PROBLEM
Count how many lines of the listing contain "sigma", then give that number and nothing more.

--- MATERIAL FOR THE TASK Enclosed Below ---

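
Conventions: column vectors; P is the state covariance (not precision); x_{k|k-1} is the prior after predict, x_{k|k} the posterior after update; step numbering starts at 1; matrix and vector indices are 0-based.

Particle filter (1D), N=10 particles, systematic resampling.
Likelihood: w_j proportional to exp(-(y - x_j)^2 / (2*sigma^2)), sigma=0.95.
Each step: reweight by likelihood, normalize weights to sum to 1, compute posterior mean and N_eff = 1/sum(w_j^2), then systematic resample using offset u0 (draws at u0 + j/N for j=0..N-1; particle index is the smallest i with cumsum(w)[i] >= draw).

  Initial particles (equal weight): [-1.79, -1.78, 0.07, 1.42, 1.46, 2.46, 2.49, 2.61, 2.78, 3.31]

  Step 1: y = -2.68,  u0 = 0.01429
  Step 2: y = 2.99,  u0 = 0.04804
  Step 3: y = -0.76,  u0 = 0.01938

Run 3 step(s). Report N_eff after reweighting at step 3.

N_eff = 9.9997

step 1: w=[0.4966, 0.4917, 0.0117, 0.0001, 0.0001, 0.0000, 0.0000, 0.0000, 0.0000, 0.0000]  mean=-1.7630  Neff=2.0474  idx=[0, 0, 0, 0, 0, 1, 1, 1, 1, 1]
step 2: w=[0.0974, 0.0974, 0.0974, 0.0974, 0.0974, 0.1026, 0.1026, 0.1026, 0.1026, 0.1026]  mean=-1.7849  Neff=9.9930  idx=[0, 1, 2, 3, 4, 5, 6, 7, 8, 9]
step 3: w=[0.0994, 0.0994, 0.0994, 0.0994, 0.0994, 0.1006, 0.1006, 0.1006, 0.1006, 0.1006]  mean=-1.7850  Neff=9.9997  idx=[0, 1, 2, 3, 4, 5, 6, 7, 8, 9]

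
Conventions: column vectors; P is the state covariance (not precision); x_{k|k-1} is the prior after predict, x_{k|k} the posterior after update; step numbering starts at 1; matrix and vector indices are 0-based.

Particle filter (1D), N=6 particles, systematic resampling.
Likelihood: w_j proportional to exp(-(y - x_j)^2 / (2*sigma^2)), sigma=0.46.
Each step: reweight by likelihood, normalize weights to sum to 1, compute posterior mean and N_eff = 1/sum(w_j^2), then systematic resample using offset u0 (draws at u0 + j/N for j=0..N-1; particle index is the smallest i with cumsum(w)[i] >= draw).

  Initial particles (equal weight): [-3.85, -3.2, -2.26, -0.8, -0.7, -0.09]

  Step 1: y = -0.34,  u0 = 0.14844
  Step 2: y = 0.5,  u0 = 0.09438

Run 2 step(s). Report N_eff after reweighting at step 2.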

--- End of Enclosed MATERIAL FOR THE TASK ---

ANSWER BELOW
2